━━━━━ RECORDS ━━━━━

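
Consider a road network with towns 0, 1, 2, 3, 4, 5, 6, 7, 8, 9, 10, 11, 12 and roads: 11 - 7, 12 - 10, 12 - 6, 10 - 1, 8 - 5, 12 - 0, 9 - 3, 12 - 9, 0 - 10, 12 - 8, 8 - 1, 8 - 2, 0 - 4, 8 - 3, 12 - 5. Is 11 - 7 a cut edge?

Yes

Removing 11 - 7 leaves no path between 11 and 7: the component count goes from 2 to 3. So it is a bridge.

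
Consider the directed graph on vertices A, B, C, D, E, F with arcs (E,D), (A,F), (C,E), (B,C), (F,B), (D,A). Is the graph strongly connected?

From D we can reach every vertex (A, B, C, D, E, F), and every vertex can reach D (A, B, C, D, E, F). So the whole graph is one strongly connected component.

Yes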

━━━━━

▶ **YOUR TASK**:
Reproduce the records above exactly. Leave nothing out.

▶ **ANSWER TO THIS TASK**:
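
Consider a road network with towns 0, 1, 2, 3, 4, 5, 6, 7, 8, 9, 10, 11, 12 and roads: 11 - 7, 12 - 10, 12 - 6, 10 - 1, 8 - 5, 12 - 0, 9 - 3, 12 - 9, 0 - 10, 12 - 8, 8 - 1, 8 - 2, 0 - 4, 8 - 3, 12 - 5. Is 11 - 7 a cut edge?

Yes

Removing 11 - 7 leaves no path between 11 and 7: the component count goes from 2 to 3. So it is a bridge.

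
Consider the directed graph on vertices A, B, C, D, E, F with arcs (E,D), (A,F), (C,E), (B,C), (F,B), (D,A). Is the graph strongly connected?

From D we can reach every vertex (A, B, C, D, E, F), and every vertex can reach D (A, B, C, D, E, F). So the whole graph is one strongly connected component.

Yes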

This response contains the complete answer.